# [Assignment]
Instruction for the data below: set down exactly the lines from the line with "5361 + 7394 = 12755" to the line with "Factor: - 3860*(-6505)*( - 5756", inclusive, and no others.
------ Dataset content ------
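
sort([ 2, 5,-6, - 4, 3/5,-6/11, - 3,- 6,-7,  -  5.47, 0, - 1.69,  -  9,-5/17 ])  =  [ - 9, - 7, - 6, - 6, - 5.47, - 4,-3,-1.69, - 6/11, -5/17, 0, 3/5,  2, 5]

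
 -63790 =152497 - 216287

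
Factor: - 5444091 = -3^4*67211^1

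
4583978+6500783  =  11084761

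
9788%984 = 932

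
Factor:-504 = -2^3 * 3^2 * 7^1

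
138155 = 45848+92307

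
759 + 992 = 1751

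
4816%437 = 9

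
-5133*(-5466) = 28056978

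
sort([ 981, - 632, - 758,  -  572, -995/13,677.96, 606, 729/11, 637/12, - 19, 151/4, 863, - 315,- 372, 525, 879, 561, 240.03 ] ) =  [- 758, - 632, - 572, - 372, - 315, - 995/13,-19, 151/4, 637/12,729/11, 240.03, 525, 561,606, 677.96,  863,879,  981]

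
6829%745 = 124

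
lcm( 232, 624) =18096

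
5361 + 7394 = 12755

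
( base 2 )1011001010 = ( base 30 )no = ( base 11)59a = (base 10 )714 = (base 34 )L0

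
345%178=167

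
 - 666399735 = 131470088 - 797869823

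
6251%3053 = 145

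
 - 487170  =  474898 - 962068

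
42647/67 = 42647/67 = 636.52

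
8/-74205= -1+ 74197/74205 = -  0.00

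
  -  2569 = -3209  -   - 640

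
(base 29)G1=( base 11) 393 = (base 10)465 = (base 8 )721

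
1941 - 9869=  - 7928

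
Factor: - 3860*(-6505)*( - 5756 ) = - 144529130800 = - 2^4 *5^2 * 193^1* 1301^1 * 1439^1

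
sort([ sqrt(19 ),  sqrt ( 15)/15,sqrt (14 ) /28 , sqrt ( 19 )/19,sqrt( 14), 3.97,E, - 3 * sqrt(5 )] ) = [ -3*sqrt (5 ),sqrt(14)/28,sqrt (19 )/19, sqrt(15) /15,E, sqrt( 14),3.97, sqrt( 19 ) ]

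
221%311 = 221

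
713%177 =5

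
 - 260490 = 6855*( - 38) 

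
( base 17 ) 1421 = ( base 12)3648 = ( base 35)4ye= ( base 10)6104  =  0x17d8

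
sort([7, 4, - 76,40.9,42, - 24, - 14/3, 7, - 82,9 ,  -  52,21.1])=[ - 82, - 76, - 52, - 24, - 14/3,4,7,7, 9,21.1  ,  40.9,42] 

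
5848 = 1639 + 4209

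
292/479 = 292/479=0.61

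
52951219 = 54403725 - 1452506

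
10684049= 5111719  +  5572330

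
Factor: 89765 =5^1*13^1*1381^1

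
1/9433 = 1/9433 = 0.00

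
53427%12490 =3467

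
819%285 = 249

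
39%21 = 18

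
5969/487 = 5969/487 = 12.26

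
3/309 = 1/103 =0.01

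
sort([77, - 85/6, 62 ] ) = [ - 85/6, 62,77 ]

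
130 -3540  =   - 3410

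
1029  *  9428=9701412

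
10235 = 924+9311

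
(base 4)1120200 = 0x1620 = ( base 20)e34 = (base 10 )5664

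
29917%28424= 1493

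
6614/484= 3307/242= 13.67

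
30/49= 30/49 = 0.61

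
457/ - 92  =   - 457/92 = -  4.97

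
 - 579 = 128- 707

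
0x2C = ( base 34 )1A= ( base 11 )40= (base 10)44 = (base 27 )1H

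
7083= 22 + 7061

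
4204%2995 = 1209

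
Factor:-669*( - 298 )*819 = 2^1 * 3^3*7^1 * 13^1 * 149^1*223^1 = 163277478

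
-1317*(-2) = 2634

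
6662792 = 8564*778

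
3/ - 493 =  - 3/493 = -0.01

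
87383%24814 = 12941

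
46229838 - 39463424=6766414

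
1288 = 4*322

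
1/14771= 1/14771 = 0.00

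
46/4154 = 23/2077 = 0.01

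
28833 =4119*7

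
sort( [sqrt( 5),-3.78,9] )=[  -  3.78,sqrt(5) , 9]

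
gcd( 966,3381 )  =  483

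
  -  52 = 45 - 97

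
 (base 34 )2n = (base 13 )70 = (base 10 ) 91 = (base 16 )5B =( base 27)3A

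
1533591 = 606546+927045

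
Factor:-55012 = -2^2* 17^1 * 809^1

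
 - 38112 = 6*( - 6352 )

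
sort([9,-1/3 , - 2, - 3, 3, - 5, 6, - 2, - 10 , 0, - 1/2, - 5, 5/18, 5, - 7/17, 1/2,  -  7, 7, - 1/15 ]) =[ - 10, - 7, - 5,  -  5, - 3, - 2, - 2,-1/2, - 7/17, - 1/3, - 1/15, 0, 5/18,  1/2, 3, 5, 6, 7, 9] 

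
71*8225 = 583975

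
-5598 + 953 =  - 4645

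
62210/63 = 62210/63 = 987.46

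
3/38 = 3/38 = 0.08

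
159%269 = 159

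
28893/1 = 28893 = 28893.00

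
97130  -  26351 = 70779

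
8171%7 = 2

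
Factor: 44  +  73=3^2*13^1 = 117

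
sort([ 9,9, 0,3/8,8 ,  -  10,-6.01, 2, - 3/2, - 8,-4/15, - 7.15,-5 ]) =[ - 10,  -  8, - 7.15, - 6.01, - 5,-3/2, - 4/15 , 0,3/8, 2,8,9, 9] 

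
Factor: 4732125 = 3^1*5^3*12619^1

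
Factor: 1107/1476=3/4 = 2^( - 2 )*3^1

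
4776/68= 70 + 4/17 = 70.24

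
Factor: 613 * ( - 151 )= -151^1 * 613^1 = - 92563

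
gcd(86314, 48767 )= 1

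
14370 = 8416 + 5954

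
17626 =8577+9049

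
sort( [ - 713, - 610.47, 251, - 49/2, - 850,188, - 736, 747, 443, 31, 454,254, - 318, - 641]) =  [ - 850, - 736, - 713, - 641, - 610.47, - 318, - 49/2,31,188,251 , 254, 443, 454, 747]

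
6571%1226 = 441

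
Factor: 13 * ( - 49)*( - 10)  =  6370   =  2^1*5^1*7^2*13^1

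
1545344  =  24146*64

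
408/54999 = 136/18333 = 0.01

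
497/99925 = 71/14275  =  0.00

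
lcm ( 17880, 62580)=125160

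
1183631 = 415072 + 768559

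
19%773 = 19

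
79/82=79/82 = 0.96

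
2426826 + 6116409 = 8543235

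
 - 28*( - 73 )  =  2044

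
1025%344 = 337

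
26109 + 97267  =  123376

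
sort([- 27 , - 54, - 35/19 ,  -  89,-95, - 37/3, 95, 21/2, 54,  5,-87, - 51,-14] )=[  -  95, - 89,-87, - 54 , - 51, -27, - 14, - 37/3, - 35/19, 5 , 21/2,  54, 95]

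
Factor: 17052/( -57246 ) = -2^1*7^1*47^(- 1) = - 14/47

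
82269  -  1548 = 80721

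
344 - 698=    - 354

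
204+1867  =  2071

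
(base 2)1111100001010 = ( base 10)7946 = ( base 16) 1F0A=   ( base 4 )1330022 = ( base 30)8oq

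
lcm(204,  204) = 204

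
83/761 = 83/761 =0.11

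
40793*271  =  11054903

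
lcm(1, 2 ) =2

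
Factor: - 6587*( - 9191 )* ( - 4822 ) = -2^1*7^2*13^1 * 101^1*941^1 * 2411^1  =  - 291929266174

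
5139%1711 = 6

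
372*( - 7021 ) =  - 2611812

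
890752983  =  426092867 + 464660116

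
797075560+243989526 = 1041065086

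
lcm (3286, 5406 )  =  167586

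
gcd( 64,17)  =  1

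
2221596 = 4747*468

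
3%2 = 1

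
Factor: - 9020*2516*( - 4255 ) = 96564331600 = 2^4*5^2*11^1*17^1*23^1*37^2 * 41^1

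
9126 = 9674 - 548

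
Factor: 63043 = 23^1*2741^1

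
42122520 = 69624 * 605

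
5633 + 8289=13922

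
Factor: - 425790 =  - 2^1*3^3*5^1*19^1*83^1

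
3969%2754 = 1215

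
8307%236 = 47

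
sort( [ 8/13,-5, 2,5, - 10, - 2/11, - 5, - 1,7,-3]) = [ - 10, - 5, - 5 ,-3, - 1 , - 2/11,8/13, 2, 5,7]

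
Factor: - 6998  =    -  2^1*3499^1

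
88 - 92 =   -  4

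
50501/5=10100 + 1/5 = 10100.20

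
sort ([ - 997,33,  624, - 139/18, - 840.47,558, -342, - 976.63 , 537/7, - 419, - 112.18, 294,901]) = [-997, - 976.63,-840.47, - 419, - 342,-112.18, - 139/18, 33,537/7,294,558, 624,901]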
------
# [Answer area]
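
5361 + 7394 = 12755

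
( base 2 )1011001010 = ( base 30 )no = ( base 11)59a = (base 10 )714 = (base 34 )L0

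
345%178=167

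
 - 666399735 = 131470088 - 797869823

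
6251%3053 = 145

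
 - 487170  =  474898 - 962068

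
42647/67 = 42647/67 = 636.52

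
8/-74205= -1+ 74197/74205 = -  0.00

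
  -  2569 = -3209  -   - 640

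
(base 29)G1=( base 11) 393 = (base 10)465 = (base 8 )721

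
1941 - 9869=  - 7928

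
Factor: - 3860*(-6505)*( - 5756 ) = - 144529130800 = - 2^4 *5^2 * 193^1* 1301^1 * 1439^1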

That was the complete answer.